[RECORDS TO USE Boundary: Start]
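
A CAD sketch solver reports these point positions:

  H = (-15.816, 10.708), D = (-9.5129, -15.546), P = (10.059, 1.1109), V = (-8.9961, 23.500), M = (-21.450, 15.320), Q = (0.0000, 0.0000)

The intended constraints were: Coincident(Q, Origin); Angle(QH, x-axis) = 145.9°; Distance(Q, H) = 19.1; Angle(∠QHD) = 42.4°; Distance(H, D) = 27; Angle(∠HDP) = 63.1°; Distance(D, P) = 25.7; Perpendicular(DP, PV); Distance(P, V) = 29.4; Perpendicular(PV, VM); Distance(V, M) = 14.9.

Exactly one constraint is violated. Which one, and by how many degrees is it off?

Perpendicular(PV, VM) — off by 7.10°.

Q = (0.00, 0.00) ✓; QH at 145.9° ✓; |QH| = 19.10 ✓; ∠QHD = 42.40° ✓; |HD| = 27.00 ✓; ∠HDP = 63.10° ✓; |DP| = 25.70 ✓; ∠(DP, PV) = 90.00° ✓; |PV| = 29.40 ✓; ∠(PV, VM) = 82.90° ✗; |VM| = 14.90 ✓.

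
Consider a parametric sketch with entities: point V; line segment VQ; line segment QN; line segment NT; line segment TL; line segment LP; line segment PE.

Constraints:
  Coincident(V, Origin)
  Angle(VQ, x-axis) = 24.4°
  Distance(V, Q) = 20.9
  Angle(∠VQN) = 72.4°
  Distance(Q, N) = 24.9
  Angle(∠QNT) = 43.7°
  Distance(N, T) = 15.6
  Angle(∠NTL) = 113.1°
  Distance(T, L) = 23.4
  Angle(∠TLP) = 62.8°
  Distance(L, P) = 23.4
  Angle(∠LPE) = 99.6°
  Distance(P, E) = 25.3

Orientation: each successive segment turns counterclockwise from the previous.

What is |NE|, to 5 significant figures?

5.4228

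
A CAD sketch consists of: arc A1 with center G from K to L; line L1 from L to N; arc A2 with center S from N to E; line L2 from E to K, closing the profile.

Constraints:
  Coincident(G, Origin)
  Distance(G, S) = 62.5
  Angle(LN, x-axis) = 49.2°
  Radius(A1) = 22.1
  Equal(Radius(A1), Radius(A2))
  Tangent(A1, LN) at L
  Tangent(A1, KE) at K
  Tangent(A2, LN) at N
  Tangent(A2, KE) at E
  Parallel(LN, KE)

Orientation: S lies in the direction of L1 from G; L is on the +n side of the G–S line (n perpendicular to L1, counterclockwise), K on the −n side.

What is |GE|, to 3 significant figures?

66.3

The slot axis is L1's direction at 49.2°, so u = (cos 49.2°, sin 49.2°) = (0.653, 0.757) and n = (−sin 49.2°, cos 49.2°) = (-0.757, 0.653). G is at the origin and S lies 62.5 along u from G, so S = 62.5·u = (40.8, 47.3). Tangency of A1 to both parallel lines with radius 22.1 puts L and K at G ± 22.1·n: L = (-16.7, 14.4), K = (16.7, -14.4). Equal radii place N and E the same way about S: N = S + 22.1·n = (24.1, 61.8), E = S − 22.1·n = (57.6, 32.9). Then |GE| = |E − G| = 66.3.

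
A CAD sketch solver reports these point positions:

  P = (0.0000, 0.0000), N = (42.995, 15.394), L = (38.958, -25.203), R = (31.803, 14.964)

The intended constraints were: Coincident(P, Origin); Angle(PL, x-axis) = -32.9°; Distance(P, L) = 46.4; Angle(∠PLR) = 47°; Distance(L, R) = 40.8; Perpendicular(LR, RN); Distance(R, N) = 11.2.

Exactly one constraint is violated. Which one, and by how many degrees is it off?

Perpendicular(LR, RN) — off by 7.90°.

P = (0.00, 0.00) ✓; PL at -32.90° ✓; |PL| = 46.40 ✓; ∠PLR = 47.00° ✓; |LR| = 40.80 ✓; ∠(LR, RN) = 97.90° ✗; |RN| = 11.20 ✓.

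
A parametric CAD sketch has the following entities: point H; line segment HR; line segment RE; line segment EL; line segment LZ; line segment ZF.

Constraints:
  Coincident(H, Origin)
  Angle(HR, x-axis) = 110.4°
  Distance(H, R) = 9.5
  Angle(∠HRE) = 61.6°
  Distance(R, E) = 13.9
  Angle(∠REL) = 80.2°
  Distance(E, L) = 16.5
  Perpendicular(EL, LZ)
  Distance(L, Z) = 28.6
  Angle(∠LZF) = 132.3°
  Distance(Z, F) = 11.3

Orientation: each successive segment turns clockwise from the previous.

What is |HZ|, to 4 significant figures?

21.82

H is at the origin; HR runs at 110.4° with length 9.5, so R = (-3.311, 8.904). ∠HRE = 61.6° gives RE at -8.000° from the x-axis; with |RE| = 13.9, E = (10.45, 6.970). ∠REL = 80.2° gives EL at -107.8° from the x-axis; with |EL| = 16.5, L = (5.409, -8.740). EL ⟂ LZ, so LZ runs at 162.2°; with |LZ| = 28.6, Z = (-21.82, 0.002424). Then |HZ| = |Z − H| = 21.82.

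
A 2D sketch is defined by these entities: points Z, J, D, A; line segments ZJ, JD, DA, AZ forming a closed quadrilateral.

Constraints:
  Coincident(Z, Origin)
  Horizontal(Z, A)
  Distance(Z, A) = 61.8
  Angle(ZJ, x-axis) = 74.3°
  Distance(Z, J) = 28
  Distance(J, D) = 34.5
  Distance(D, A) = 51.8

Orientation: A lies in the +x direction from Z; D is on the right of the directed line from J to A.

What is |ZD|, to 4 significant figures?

12.88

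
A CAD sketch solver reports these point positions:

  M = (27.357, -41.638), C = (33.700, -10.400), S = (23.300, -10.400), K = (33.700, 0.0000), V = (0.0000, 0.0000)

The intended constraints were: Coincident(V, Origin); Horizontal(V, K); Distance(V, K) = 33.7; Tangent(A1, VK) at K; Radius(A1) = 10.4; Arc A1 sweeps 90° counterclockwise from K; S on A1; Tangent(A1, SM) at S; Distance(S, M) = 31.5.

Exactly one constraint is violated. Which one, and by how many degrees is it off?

Tangent(A1, SM) at S — off by 7.40°.

V = (0.00, 0.00) ✓; V.y = 0.00, K.y = 0.00 ✓; |VK| = 33.70 ✓; ∠(CK, KV) = 90.00° ✓; |CK| = 10.40 ✓; bearing(C→S) − bearing(C→K) = 90.00° ✓; |CS| = 10.40 ✓; ∠(CS, SM) = 82.60° ✗; |SM| = 31.50 ✓.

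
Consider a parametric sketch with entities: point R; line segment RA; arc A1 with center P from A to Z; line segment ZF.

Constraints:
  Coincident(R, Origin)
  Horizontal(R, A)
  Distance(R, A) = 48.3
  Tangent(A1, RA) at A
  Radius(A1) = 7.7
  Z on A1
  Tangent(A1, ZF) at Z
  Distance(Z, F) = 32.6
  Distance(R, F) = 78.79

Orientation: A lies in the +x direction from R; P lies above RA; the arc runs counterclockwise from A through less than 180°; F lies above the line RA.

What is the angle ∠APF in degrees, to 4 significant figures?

133.8°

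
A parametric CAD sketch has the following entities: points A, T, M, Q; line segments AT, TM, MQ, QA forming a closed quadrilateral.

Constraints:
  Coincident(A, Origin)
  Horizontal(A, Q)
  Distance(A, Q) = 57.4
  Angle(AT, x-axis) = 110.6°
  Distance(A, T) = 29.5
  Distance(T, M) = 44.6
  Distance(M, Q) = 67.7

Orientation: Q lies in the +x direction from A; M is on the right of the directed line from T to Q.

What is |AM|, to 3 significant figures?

18.8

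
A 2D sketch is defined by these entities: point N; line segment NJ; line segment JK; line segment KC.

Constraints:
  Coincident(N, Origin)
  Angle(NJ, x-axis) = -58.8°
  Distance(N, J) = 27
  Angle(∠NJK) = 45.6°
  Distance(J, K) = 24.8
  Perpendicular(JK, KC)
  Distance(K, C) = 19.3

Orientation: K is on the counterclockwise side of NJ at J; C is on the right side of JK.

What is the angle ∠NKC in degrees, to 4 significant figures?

163.0°

N is at the origin; NJ runs at -58.8° with length 27.0, so J = 27.0·(cos -58.8°, sin -58.8°) = (13.99, -23.09). ∠NJK = 45.6°, so JK runs at -58.8° + (180° − 45.6°) = 75.60° from the x-axis; with |JK| = 24.8, K = J + 24.8·(cos 75.60°, sin 75.60°) = (20.15, 0.9260). The perpendicularity gives KC at right angles to JK; with |KC| = 19.3 on the right of JK, C = K + 19.3·(0.9686, -0.2487) = (38.85, -3.874). Then cos ∠NKC = KN·KC / (|KN||KC|), giving 163.0°.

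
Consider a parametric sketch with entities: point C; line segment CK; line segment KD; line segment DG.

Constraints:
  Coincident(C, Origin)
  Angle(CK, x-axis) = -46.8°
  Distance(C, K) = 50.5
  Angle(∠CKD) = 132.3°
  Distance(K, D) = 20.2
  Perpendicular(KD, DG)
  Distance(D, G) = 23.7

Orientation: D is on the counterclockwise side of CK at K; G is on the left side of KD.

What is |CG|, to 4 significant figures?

55.88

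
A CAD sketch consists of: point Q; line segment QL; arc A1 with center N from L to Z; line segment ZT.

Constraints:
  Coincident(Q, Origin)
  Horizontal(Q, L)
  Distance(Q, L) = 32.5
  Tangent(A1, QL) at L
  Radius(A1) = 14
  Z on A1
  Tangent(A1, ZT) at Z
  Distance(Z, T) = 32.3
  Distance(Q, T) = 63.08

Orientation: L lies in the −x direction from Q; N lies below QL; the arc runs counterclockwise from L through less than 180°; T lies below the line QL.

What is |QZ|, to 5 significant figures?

49.120

Checks: ∠(NL, LQ) = 90.00° ✓; |NZ| = 14.00 ✓; ∠(NZ, ZT) = 90.00° ✓; |ZT| = 32.30 ✓; |QT| = 63.08 ✓.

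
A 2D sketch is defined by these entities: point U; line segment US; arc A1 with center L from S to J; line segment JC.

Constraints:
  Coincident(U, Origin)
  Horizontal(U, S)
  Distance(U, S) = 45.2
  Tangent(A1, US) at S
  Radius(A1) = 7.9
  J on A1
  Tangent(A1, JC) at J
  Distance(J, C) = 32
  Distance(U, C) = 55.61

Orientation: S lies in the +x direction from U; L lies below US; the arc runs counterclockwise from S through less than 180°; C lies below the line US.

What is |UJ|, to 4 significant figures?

38.19

U is at the origin; U and S share the same y with |US| = 45.2 and S on the +x side, so S = (45.20, 0.000). The tangent condition forces LS to be normal to US, so L = S + (0, -7.9) = (45.20, -7.900). Since LJ ⟂ JC (tangency), |LC| = √(7.9² + 32.0²) = 32.96 regardless of where J sits on A1. So C lies on both circle(U, 55.61) and circle(L, 32.96); the below-US intersection is C = (38.46, -40.16). J is the foot of the tangent from C: J = (37.31, -8.185).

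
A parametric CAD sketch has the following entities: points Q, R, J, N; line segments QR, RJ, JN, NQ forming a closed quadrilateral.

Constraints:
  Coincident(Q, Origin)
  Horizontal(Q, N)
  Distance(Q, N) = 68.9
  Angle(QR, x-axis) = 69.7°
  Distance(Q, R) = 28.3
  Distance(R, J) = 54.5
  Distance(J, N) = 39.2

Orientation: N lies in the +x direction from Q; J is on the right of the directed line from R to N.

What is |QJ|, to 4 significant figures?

41.79

Checks: |RJ| = 54.50 ✓; |JN| = 39.20 ✓.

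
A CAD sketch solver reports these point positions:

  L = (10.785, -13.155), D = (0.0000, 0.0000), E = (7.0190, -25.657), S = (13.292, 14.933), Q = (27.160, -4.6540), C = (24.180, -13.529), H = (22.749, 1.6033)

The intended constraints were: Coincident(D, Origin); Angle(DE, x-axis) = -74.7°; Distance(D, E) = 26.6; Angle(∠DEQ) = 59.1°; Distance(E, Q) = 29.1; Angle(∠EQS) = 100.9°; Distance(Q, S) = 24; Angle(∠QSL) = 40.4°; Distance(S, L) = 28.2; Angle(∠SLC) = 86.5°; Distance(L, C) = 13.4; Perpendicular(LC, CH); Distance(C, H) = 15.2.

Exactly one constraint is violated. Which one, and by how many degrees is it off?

Perpendicular(LC, CH) — off by 7.00°.

D = (0.00, 0.00) ✓; DE at -74.70° ✓; |DE| = 26.60 ✓; ∠DEQ = 59.10° ✓; |EQ| = 29.10 ✓; ∠EQS = 100.9° ✓; |QS| = 24.00 ✓; ∠QSL = 40.40° ✓; |SL| = 28.20 ✓; ∠SLC = 86.50° ✓; |LC| = 13.40 ✓; ∠(LC, CH) = 97.00° ✗; |CH| = 15.20 ✓.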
[RECORDS TO USE Boundary: End]
Taking the lines above, repeat exactly those from the line that contains "Distance(E, L) = 16.5" through the line that contains "M = (27.357, -41.638), C", and both of those lines as well. Include nothing else.

* _ANSWER SECTION_
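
  Distance(E, L) = 16.5
  Perpendicular(EL, LZ)
  Distance(L, Z) = 28.6
  Angle(∠LZF) = 132.3°
  Distance(Z, F) = 11.3

Orientation: each successive segment turns clockwise from the previous.

What is |HZ|, to 4 significant figures?

21.82

H is at the origin; HR runs at 110.4° with length 9.5, so R = (-3.311, 8.904). ∠HRE = 61.6° gives RE at -8.000° from the x-axis; with |RE| = 13.9, E = (10.45, 6.970). ∠REL = 80.2° gives EL at -107.8° from the x-axis; with |EL| = 16.5, L = (5.409, -8.740). EL ⟂ LZ, so LZ runs at 162.2°; with |LZ| = 28.6, Z = (-21.82, 0.002424). Then |HZ| = |Z − H| = 21.82.

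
A 2D sketch is defined by these entities: points Z, J, D, A; line segments ZJ, JD, DA, AZ forming a closed quadrilateral.

Constraints:
  Coincident(Z, Origin)
  Horizontal(Z, A)
  Distance(Z, A) = 61.8
  Angle(ZJ, x-axis) = 74.3°
  Distance(Z, J) = 28
  Distance(J, D) = 34.5
  Distance(D, A) = 51.8

Orientation: A lies in the +x direction from Z; D is on the right of the directed line from J to A.

What is |ZD|, to 4 significant figures?

12.88

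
A CAD sketch solver reports these point positions:

  M = (27.357, -41.638), C = (33.700, -10.400), S = (23.300, -10.400), K = (33.700, 0.0000), V = (0.0000, 0.0000)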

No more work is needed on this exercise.